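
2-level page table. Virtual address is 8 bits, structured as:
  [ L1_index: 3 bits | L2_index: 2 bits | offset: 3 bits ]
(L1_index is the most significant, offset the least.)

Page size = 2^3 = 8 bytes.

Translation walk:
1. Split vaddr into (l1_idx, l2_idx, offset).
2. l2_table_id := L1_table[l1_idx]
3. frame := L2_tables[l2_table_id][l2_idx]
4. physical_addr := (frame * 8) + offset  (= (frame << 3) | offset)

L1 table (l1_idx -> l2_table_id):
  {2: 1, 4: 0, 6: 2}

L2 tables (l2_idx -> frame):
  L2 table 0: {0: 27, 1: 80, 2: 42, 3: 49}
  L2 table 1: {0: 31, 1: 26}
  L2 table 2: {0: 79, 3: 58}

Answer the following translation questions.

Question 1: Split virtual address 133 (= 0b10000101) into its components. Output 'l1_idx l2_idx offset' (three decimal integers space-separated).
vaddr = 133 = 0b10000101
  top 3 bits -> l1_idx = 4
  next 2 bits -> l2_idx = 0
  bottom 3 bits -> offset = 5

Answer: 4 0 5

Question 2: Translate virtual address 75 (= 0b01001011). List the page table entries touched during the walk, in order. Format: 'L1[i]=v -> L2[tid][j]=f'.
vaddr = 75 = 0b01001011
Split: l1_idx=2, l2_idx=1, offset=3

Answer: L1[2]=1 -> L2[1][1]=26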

● **What is being asked**
Go through the entries above and write each one out exactly.

● **Solution to the problem**
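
2-level page table. Virtual address is 8 bits, structured as:
  [ L1_index: 3 bits | L2_index: 2 bits | offset: 3 bits ]
(L1_index is the most significant, offset the least.)

Page size = 2^3 = 8 bytes.

Translation walk:
1. Split vaddr into (l1_idx, l2_idx, offset).
2. l2_table_id := L1_table[l1_idx]
3. frame := L2_tables[l2_table_id][l2_idx]
4. physical_addr := (frame * 8) + offset  (= (frame << 3) | offset)

L1 table (l1_idx -> l2_table_id):
  {2: 1, 4: 0, 6: 2}

L2 tables (l2_idx -> frame):
  L2 table 0: {0: 27, 1: 80, 2: 42, 3: 49}
  L2 table 1: {0: 31, 1: 26}
  L2 table 2: {0: 79, 3: 58}

Answer the following translation questions.

Question 1: Split virtual address 133 (= 0b10000101) into its components. Output 'l1_idx l2_idx offset' (three decimal integers space-separated).
vaddr = 133 = 0b10000101
  top 3 bits -> l1_idx = 4
  next 2 bits -> l2_idx = 0
  bottom 3 bits -> offset = 5

Answer: 4 0 5

Question 2: Translate virtual address 75 (= 0b01001011). List the page table entries touched during the walk, in order. Format: 'L1[i]=v -> L2[tid][j]=f'.
vaddr = 75 = 0b01001011
Split: l1_idx=2, l2_idx=1, offset=3

Answer: L1[2]=1 -> L2[1][1]=26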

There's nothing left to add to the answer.